**Task**
All of the data that follows should be retyped exactly as it appears.

**Materials provided**
Content starts
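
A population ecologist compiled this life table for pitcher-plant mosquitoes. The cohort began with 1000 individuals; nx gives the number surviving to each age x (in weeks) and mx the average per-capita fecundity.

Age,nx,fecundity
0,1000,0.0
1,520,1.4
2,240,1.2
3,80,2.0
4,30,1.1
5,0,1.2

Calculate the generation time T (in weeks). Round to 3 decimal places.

1.585

lx = nx/n0 = nx/1000: 1, 0.52, 0.24, 0.08, 0.03, 0
lx·mx: 0, 0.728, 0.288, 0.16, 0.033, 0 → R0 = 1.209
x·lx·mx: 0, 0.728, 0.576, 0.48, 0.132, 0 → Σ = 1.916
T = 1.916 / 1.209 = 1.584781… → 1.585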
Content ends
**Task output**
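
A population ecologist compiled this life table for pitcher-plant mosquitoes. The cohort began with 1000 individuals; nx gives the number surviving to each age x (in weeks) and mx the average per-capita fecundity.

Age,nx,fecundity
0,1000,0.0
1,520,1.4
2,240,1.2
3,80,2.0
4,30,1.1
5,0,1.2

Calculate the generation time T (in weeks). Round to 3 decimal places.

1.585

lx = nx/n0 = nx/1000: 1, 0.52, 0.24, 0.08, 0.03, 0
lx·mx: 0, 0.728, 0.288, 0.16, 0.033, 0 → R0 = 1.209
x·lx·mx: 0, 0.728, 0.576, 0.48, 0.132, 0 → Σ = 1.916
T = 1.916 / 1.209 = 1.584781… → 1.585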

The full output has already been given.